* Records to use
#####

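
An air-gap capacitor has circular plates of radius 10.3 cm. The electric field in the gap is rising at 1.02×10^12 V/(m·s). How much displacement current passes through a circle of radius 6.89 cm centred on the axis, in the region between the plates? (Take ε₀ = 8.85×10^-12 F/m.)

Total displacement current: I_d = ε₀(πR²)(dE/dt) = (8.85×10^-12)(0.03333)(1.02×10^12) = 0.3009 A.
Through an area πr² the displacement current is I_d·(πr²/πR²) = I_d (r/R)² = 0.135 A.

0.135 A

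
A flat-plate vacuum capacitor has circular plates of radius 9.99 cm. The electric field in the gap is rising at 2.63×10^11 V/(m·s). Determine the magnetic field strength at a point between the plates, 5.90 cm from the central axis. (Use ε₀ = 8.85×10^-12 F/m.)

I_d = ε₀ dΦ_E/dt = ε₀ πR² (dE/dt) = (8.85×10^-12)(0.03135)(2.63×10^11) = 0.07297 A through the full plate area.
An Ampèrian loop of radius r encloses a fraction (r/R)² of I_d. Then B·2πr = μ₀ I_d (r/R)², giving B = μ₀ I_d r/(2πR²) = 8.63×10^-8 T.

8.63×10^-8 T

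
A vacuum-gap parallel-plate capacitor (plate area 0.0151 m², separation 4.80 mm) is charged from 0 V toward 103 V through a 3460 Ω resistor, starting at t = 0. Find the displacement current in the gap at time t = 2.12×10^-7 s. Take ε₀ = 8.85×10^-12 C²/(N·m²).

3.30×10^-3 A

C = ε₀A/d = (8.85×10^-12)(0.0151)/(4.80×10^-3) = 2.784×10^-11 F and τ = RC = 9.633×10^-8 s. I_d in the gap equals the RC charging current.
I_d(t) = (V₀/R) e^(−t/τ) = 0.02977 · e^(−2.201) = 3.30×10^-3 A.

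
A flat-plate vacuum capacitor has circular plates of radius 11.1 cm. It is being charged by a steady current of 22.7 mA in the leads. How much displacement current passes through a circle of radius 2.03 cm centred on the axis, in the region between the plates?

7.59×10^-4 A

By continuity the displacement current in the gap matches the conduction current: I_d = 0.0227 A.
Through an area πr² the displacement current is I_d·(πr²/πR²) = I_d (r/R)² = 7.59×10^-4 A.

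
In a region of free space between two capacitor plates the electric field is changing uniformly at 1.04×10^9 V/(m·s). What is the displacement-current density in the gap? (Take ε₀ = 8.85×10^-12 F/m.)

9.20×10^-3 A/m²

The displacement-current density is ε₀ ∂E/∂t = (8.85×10^-12)(1.04×10^9) = 9.20×10^-3 A/m².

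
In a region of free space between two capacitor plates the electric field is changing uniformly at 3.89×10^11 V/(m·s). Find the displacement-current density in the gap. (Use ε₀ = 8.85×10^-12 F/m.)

3.44 A/m²

J_d = ε₀ ∂E/∂t, so J_d = 3.44 A/m².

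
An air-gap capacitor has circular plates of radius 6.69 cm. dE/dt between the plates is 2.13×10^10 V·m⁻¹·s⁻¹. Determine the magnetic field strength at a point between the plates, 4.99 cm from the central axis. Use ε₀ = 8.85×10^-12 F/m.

5.91×10^-9 T

Total displacement current: I_d = ε₀(πR²)(dE/dt) = (8.85×10^-12)(0.01406)(2.13×10^10) = 2.650×10^-3 A.
∮B·dl = μ₀ I_d,enc with I_d,enc = I_d r²/R² = 1.474×10^-3 A; so B = μ₀ I_d,enc/(2πr) = 5.91×10^-9 T.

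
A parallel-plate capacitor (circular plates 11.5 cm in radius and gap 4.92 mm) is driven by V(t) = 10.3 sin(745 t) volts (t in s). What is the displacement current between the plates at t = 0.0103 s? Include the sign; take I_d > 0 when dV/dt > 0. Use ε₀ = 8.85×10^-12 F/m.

1.03×10^-7 A

C = ε₀A/d = (8.85×10^-12)(0.04155)/(4.92×10^-3) = 7.474×10^-11 F. dV/dt = V₀ω·cos(ωt); at ωt = 7.6735 rad this factor is 0.1795.
I_d = C dV/dt = (7.474×10^-11)(10.3)(745)(0.1795) = 1.03×10^-7 A.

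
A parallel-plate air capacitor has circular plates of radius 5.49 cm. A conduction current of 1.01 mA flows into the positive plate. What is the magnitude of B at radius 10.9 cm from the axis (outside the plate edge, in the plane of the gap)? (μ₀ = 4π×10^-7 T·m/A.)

No conduction current crosses the gap, so I_d there equals the 1.01×10^-3 A in the leads.
With r > R the enclosed displacement current is the full I_d; B = μ₀ I_d / (2πr) = 1.85×10^-9 T.

1.85×10^-9 T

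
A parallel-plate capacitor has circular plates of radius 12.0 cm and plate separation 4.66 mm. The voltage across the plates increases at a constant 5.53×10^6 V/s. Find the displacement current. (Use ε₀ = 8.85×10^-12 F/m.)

The field between the plates is E = V/d, so dE/dt = (5.53×10^6)/(4.66×10^-3 m) = 1.187×10^9 V/(m·s).
I_d = ε₀ A (dE/dt) = (8.85×10^-12)(0.04524)(1.187×10^9) = 4.75×10^-4 A.

4.75×10^-4 A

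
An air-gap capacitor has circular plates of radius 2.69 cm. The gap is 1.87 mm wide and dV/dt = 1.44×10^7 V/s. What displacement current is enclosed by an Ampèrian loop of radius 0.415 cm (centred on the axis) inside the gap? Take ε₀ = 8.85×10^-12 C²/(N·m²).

With E = V/d, dE/dt = 7.701×10^9 V/(m·s) and πR² = 2.273×10^-3 m², giving I_d = ε₀ πR² dE/dt = 1.549×10^-4 A.
Through an area πr² the displacement current is I_d·(πr²/πR²) = I_d (r/R)² = 3.69×10^-6 A.

3.69×10^-6 A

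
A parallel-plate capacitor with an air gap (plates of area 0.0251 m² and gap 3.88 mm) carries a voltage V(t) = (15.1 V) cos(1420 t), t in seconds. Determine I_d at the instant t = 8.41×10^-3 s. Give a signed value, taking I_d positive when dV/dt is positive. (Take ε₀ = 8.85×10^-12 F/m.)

dV/dt = (15.1)(1420)·−sin(11.9422) = 1.253×10^4 V/s.
I_d = C dV/dt with C = ε₀A/d = (8.85×10^-12)(0.0251)/(3.88×10^-3) = 5.725×10^-11 F, so I_d = (5.725×10^-11)(1.253×10^4) = 7.17×10^-7 A.

7.17×10^-7 A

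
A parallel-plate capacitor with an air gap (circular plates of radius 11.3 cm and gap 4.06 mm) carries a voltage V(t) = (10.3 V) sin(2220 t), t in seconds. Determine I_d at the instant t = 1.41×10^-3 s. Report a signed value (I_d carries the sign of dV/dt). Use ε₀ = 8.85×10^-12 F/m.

dE/dt = (V₀ω/d)·cos(ωt) with ωt = 3.1302 rad: (10.3)(2220)(-0.9999)/(4.06×10^-3) = -5.631×10^6 V/(m·s).
I_d = ε₀ A dE/dt = (8.85×10^-12)(0.04011)(-5.631×10^6) = -2.00×10^-6 A.

-2.00×10^-6 A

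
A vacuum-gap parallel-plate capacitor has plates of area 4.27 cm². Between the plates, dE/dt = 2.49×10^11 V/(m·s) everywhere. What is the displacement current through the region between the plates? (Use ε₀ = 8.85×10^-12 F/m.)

I_d = ε₀ A (dE/dt) = (8.85×10^-12)(4.27×10^-4 m²)(2.49×10^11) = 9.41×10^-4 A.

9.41×10^-4 A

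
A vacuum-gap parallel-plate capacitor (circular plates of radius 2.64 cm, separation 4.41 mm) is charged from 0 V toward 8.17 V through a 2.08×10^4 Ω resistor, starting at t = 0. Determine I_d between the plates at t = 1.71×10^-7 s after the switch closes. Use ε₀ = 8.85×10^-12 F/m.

6.05×10^-5 A

With C = ε₀A/d = (8.85×10^-12)(2.190×10^-3)/(4.41×10^-3) = 4.395×10^-12 F, the time constant is τ = RC = 9.142×10^-8 s, so t/τ = 1.870 and e^(−t/τ) = 0.1541.
I_d = I_cond = (V₀/R) e^(−t/τ) = (3.928×10^-4)(0.1541) = 6.05×10^-5 A.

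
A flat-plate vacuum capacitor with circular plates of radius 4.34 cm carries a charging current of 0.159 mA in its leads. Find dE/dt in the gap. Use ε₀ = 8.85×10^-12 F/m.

3.04×10^9 V/(m·s)

Charge continuity gives I_d = I = 1.59×10^-4 A between the plates.
Inverting I_d = ε₀ A dE/dt gives dE/dt = 1.59×10^-4 / (8.85×10^-12 · 5.917×10^-3) = 3.04×10^9 V/(m·s).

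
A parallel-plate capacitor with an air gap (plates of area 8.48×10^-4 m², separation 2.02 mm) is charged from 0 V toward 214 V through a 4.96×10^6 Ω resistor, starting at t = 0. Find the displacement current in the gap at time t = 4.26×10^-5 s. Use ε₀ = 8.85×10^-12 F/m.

4.28×10^-6 A

With C = ε₀A/d = (8.85×10^-12)(8.48×10^-4)/(2.02×10^-3) = 3.715×10^-12 F, the time constant is τ = RC = 1.843×10^-5 s, so t/τ = 2.311 and e^(−t/τ) = 0.09916.
I_d = I_cond = (V₀/R) e^(−t/τ) = (4.315×10^-5)(0.09916) = 4.28×10^-6 A.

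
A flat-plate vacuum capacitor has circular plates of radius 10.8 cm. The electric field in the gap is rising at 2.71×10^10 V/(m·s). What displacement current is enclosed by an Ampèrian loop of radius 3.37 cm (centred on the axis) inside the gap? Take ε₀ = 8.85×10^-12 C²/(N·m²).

I_d = ε₀ dΦ_E/dt = ε₀ πR² (dE/dt) = (8.85×10^-12)(0.03664)(2.71×10^10) = 8.788×10^-3 A through the full plate area.
The field is uniform, so I_d,enc = I_d (r/R)² = (8.788×10^-3)(3.37/10.8)² = 8.56×10^-4 A.

8.56×10^-4 A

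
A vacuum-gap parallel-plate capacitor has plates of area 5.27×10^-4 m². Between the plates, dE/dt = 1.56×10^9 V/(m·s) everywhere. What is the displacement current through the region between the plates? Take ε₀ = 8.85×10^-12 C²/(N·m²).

The displacement current is ε₀ times dΦ_E/dt = ε₀ A dE/dt = (8.85×10^-12)(5.27×10^-4)(1.56×10^9) = 7.28×10^-6 A.

7.28×10^-6 A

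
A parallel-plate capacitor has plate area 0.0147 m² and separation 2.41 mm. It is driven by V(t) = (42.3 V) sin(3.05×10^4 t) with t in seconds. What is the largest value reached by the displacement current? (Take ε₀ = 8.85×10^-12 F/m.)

(dE/dt)_max = V₀ω/d = 5.353×10^8 V/(m·s); ω = 3.05×10^4 rad/s.
I_d,max = ε₀ A (dE/dt)_max = (8.85×10^-12)(0.0147)(5.353×10^8) = 6.96×10^-5 A.

6.96×10^-5 A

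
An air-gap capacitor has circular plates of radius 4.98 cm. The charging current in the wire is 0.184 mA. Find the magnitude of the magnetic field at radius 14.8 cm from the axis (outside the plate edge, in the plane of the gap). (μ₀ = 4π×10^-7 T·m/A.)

2.49×10^-10 T

Between the plates the displacement current equals the wire current: I_d = 0.184 mA = 1.84×10^-4 A.
With r > R the enclosed displacement current is the full I_d; B = μ₀ I_d / (2πr) = 2.49×10^-10 T.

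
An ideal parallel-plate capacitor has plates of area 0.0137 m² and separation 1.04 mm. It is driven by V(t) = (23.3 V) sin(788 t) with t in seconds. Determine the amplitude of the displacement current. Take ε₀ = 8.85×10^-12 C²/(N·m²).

2.14×10^-6 A

C = ε₀A/d = (8.85×10^-12)(0.0137)/(1.04×10^-3) = 1.166×10^-10 F; ω = 788 rad/s.
I_d = C dV/dt, so |I_d|_max = C V₀ ω = (1.166×10^-10)(23.3)(788) = 2.14×10^-6 A.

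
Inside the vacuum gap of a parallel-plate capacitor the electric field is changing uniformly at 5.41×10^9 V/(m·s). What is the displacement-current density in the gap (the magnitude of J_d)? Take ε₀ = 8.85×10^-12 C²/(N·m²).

J_d = ε₀ ∂E/∂t, so J_d = 0.0479 A/m².

0.0479 A/m²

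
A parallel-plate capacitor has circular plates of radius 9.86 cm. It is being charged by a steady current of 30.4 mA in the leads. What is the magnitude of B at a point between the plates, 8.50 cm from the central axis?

5.32×10^-8 T

Between the plates the displacement current equals the wire current: I_d = 30.4 mA = 0.0304 A.
For r < R the Ampère–Maxwell law gives B(2πr) = μ₀ I_d (r²/R²), so B = μ₀ I_d r/(2πR²) = (4π×10^-7)(0.0304)(0.0850)/(2π·0.0986²) = 5.32×10^-8 T.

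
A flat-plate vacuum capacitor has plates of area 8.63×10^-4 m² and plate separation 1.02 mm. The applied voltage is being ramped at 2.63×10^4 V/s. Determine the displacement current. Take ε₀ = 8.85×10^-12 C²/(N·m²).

1.97×10^-7 A

E = V/d so dE/dt = (dV/dt)/d = 2.578×10^7 V/(m·s), and I_d = ε₀ A dE/dt = (8.85×10^-12)(8.63×10^-4)(2.578×10^7) = 1.97×10^-7 A.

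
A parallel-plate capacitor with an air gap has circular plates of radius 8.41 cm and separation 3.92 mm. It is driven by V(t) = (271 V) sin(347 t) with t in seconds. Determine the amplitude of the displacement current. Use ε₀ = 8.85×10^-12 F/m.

4.72×10^-6 A

(dE/dt)_max = V₀ω/d = 2.399×10^7 V/(m·s); ω = 347 rad/s.
I_d,max = ε₀ A (dE/dt)_max = (8.85×10^-12)(0.02222)(2.399×10^7) = 4.72×10^-6 A.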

#####

* What you will do
Give back exactly the lines from the one with "A parallel-plate capacitor with an air gap has" through the final line of the material, both ends included, and no others.

* Exercise response
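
A parallel-plate capacitor with an air gap has circular plates of radius 8.41 cm and separation 3.92 mm. It is driven by V(t) = (271 V) sin(347 t) with t in seconds. Determine the amplitude of the displacement current. Use ε₀ = 8.85×10^-12 F/m.

4.72×10^-6 A

(dE/dt)_max = V₀ω/d = 2.399×10^7 V/(m·s); ω = 347 rad/s.
I_d,max = ε₀ A (dE/dt)_max = (8.85×10^-12)(0.02222)(2.399×10^7) = 4.72×10^-6 A.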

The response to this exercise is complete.